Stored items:

-- -- --

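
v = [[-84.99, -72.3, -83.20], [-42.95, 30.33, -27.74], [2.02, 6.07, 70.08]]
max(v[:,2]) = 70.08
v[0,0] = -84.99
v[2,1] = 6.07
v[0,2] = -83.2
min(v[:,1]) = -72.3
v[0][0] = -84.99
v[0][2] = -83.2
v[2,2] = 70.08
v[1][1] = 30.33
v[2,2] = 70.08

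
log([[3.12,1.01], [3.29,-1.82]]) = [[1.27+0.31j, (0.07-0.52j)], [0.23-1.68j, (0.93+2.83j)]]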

-- -- --

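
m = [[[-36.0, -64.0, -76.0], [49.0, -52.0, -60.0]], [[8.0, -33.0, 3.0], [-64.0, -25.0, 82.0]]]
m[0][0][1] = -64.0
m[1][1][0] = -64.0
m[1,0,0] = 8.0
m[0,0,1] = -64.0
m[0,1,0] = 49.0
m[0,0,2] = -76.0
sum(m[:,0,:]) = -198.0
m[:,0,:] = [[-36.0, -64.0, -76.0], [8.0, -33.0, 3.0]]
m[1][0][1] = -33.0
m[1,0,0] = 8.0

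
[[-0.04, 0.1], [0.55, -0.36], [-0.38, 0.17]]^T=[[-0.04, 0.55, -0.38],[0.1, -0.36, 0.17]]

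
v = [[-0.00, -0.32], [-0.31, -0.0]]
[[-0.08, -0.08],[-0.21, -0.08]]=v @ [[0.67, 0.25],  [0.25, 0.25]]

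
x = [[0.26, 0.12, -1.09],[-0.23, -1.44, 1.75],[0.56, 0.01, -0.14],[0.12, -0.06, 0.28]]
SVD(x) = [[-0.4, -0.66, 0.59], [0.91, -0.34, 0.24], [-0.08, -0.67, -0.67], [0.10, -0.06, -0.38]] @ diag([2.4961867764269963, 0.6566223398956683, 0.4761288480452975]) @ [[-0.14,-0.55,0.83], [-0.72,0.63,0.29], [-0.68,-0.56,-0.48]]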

-- -- --

▶ [TASK] Among the records above, only the lines between the line holding "m[0,0,2] = -76.0" and the line holding "[[-0.08, -0.08],[-0.21, -0.08]]=v", inclusive, are to be output, exactly as written.

▶ [TASK ANSWER]
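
m[0,0,2] = -76.0
sum(m[:,0,:]) = -198.0
m[:,0,:] = [[-36.0, -64.0, -76.0], [8.0, -33.0, 3.0]]
m[1][0][1] = -33.0
m[1,0,0] = 8.0

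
[[-0.04, 0.1], [0.55, -0.36], [-0.38, 0.17]]^T=[[-0.04, 0.55, -0.38],[0.1, -0.36, 0.17]]

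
v = [[-0.00, -0.32], [-0.31, -0.0]]
[[-0.08, -0.08],[-0.21, -0.08]]=v @ [[0.67, 0.25],  [0.25, 0.25]]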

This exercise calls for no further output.